━━━ RECORDS TO USE

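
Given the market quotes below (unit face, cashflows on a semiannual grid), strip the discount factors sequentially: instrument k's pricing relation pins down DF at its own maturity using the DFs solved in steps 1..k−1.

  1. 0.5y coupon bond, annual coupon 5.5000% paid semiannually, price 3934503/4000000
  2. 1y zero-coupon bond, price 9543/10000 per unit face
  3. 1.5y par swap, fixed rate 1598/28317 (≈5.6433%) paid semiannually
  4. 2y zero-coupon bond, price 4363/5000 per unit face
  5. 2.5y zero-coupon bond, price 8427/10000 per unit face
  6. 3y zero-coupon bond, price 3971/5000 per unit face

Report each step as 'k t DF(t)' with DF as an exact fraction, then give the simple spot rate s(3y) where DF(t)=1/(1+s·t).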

━━━━━━

#### YOUR ASSIGNMENT
Copy out the data shown above in full. Match it exactly.

#### ANSWER BOX
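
Given the market quotes below (unit face, cashflows on a semiannual grid), strip the discount factors sequentially: instrument k's pricing relation pins down DF at its own maturity using the DFs solved in steps 1..k−1.

  1. 0.5y coupon bond, annual coupon 5.5000% paid semiannually, price 3934503/4000000
  2. 1y zero-coupon bond, price 9543/10000 per unit face
  3. 1.5y par swap, fixed rate 1598/28317 (≈5.6433%) paid semiannually
  4. 2y zero-coupon bond, price 4363/5000 per unit face
  5. 2.5y zero-coupon bond, price 8427/10000 per unit face
  6. 3y zero-coupon bond, price 3971/5000 per unit face

Report each step as 'k t DF(t)' with DF as an exact fraction, then give the simple spot rate s(3y) where DF(t)=1/(1+s·t).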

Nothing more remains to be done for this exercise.